Provided data:
__________________________________________________

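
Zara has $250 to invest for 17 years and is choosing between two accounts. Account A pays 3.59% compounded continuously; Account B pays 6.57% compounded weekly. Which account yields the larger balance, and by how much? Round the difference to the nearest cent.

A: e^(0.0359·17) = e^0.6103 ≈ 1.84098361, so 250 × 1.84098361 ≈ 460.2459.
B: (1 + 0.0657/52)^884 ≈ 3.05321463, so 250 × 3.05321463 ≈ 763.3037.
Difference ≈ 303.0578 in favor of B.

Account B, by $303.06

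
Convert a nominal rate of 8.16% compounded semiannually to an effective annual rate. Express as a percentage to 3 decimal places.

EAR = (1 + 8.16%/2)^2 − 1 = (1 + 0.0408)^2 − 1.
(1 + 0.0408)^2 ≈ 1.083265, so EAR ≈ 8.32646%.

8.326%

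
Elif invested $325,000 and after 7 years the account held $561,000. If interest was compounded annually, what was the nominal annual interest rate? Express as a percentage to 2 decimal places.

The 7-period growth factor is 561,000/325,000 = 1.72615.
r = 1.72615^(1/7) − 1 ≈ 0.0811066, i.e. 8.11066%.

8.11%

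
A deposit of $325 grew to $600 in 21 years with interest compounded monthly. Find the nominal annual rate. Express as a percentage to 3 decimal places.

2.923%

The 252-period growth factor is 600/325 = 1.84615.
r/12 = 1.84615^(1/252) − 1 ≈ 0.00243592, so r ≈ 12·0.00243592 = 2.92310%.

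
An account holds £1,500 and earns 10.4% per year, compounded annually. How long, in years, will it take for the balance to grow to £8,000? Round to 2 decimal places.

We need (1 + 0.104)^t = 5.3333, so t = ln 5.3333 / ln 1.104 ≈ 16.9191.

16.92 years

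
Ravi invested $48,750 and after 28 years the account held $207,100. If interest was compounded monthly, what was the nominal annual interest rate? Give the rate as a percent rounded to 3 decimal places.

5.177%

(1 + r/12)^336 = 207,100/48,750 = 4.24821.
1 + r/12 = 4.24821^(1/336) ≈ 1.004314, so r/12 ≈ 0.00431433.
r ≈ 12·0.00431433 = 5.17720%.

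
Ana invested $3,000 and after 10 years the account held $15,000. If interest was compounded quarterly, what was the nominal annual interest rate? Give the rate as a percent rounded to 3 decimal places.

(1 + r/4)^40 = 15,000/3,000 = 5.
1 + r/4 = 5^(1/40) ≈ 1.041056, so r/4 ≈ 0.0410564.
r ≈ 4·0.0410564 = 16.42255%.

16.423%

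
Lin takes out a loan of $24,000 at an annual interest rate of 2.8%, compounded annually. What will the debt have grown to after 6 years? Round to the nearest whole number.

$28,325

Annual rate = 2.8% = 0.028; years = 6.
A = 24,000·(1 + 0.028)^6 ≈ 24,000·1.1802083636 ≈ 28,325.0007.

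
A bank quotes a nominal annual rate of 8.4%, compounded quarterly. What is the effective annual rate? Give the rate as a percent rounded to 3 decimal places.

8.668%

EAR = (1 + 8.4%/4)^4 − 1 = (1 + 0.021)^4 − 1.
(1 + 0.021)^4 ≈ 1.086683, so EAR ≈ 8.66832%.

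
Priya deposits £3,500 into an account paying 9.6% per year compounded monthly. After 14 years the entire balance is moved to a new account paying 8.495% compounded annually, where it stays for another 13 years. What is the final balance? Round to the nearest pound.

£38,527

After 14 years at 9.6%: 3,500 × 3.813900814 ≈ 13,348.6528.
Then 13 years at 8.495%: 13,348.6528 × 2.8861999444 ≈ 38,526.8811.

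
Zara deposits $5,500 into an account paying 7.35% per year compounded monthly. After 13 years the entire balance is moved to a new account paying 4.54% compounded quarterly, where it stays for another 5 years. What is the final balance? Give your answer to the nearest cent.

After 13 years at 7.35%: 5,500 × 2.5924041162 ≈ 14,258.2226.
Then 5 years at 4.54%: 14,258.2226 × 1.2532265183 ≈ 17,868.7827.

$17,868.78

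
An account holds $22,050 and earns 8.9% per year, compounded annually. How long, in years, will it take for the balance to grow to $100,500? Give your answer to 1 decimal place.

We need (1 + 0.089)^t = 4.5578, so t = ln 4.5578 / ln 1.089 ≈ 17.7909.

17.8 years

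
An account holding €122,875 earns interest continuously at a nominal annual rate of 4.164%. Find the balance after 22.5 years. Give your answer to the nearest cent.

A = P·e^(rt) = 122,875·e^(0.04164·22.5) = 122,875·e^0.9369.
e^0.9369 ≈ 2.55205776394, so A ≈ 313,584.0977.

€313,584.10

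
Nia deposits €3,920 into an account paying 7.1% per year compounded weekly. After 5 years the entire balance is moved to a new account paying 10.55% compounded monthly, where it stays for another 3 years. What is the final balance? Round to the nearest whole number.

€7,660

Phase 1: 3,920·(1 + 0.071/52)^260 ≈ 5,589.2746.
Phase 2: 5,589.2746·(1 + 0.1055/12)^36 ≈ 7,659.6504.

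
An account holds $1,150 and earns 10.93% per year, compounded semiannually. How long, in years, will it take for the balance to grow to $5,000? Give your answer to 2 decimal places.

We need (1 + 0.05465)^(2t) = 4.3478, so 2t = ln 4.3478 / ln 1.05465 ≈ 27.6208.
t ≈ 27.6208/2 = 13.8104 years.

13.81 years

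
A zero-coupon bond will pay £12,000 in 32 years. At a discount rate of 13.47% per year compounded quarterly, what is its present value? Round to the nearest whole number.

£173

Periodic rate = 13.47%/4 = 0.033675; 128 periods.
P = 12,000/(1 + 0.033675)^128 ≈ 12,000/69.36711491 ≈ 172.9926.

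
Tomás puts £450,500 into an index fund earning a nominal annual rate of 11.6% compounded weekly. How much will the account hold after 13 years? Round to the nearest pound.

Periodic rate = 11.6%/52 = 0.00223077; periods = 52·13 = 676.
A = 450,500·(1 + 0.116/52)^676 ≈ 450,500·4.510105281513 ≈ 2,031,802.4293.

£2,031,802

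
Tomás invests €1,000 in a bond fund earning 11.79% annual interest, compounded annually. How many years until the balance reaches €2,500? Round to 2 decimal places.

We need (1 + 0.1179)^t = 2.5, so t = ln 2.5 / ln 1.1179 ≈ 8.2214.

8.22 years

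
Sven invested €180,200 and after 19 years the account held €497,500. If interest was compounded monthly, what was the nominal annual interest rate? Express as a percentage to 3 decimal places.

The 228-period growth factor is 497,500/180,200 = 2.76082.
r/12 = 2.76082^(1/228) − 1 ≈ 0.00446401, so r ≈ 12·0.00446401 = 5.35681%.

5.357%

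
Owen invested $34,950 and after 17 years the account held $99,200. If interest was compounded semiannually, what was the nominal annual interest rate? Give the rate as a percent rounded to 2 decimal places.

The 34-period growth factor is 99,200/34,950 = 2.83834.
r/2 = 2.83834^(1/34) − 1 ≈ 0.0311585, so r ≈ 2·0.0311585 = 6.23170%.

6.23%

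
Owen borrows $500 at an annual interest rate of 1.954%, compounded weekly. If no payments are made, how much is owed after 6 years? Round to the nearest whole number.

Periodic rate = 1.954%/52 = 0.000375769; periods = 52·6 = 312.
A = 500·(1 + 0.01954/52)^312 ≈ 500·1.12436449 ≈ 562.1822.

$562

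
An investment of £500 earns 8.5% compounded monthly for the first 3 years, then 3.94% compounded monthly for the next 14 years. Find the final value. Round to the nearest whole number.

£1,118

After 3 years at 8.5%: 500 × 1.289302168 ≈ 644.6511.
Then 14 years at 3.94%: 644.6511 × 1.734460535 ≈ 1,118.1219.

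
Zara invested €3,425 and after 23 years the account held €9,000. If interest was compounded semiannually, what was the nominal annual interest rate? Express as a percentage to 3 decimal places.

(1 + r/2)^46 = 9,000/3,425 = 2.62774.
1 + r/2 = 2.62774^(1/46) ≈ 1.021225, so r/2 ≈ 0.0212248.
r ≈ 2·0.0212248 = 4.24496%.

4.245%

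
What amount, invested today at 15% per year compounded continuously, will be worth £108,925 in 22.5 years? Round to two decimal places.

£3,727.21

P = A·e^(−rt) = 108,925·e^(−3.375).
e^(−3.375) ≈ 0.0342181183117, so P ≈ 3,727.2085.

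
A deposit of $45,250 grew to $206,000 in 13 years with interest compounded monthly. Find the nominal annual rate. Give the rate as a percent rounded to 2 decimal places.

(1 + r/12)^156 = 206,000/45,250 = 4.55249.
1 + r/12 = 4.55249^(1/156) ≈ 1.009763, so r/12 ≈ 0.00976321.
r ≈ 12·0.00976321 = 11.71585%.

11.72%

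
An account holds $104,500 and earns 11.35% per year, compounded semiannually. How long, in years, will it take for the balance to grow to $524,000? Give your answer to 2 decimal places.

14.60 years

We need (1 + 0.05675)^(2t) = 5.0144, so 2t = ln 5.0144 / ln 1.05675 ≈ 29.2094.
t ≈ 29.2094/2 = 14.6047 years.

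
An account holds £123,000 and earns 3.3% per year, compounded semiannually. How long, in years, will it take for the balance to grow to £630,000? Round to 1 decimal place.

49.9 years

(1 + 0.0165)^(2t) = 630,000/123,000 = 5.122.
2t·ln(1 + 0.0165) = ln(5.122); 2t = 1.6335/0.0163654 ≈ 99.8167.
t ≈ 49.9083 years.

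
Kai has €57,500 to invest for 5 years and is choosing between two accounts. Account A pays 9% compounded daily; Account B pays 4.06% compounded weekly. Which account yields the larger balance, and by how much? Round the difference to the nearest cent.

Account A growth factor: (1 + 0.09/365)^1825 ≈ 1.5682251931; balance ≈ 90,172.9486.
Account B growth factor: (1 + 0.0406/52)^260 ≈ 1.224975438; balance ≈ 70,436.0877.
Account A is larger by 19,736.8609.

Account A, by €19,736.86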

__________________________________________________

What to produce: Copy out exactly the lines that begin at the one with "An account holds £123,000" and end at the close of the material above; nothing else belongs in the answer.

Written reply:
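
An account holds £123,000 and earns 3.3% per year, compounded semiannually. How long, in years, will it take for the balance to grow to £630,000? Round to 1 decimal place.

49.9 years

(1 + 0.0165)^(2t) = 630,000/123,000 = 5.122.
2t·ln(1 + 0.0165) = ln(5.122); 2t = 1.6335/0.0163654 ≈ 99.8167.
t ≈ 49.9083 years.

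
Kai has €57,500 to invest for 5 years and is choosing between two accounts. Account A pays 9% compounded daily; Account B pays 4.06% compounded weekly. Which account yields the larger balance, and by how much? Round the difference to the nearest cent.

Account A growth factor: (1 + 0.09/365)^1825 ≈ 1.5682251931; balance ≈ 90,172.9486.
Account B growth factor: (1 + 0.0406/52)^260 ≈ 1.224975438; balance ≈ 70,436.0877.
Account A is larger by 19,736.8609.

Account A, by €19,736.86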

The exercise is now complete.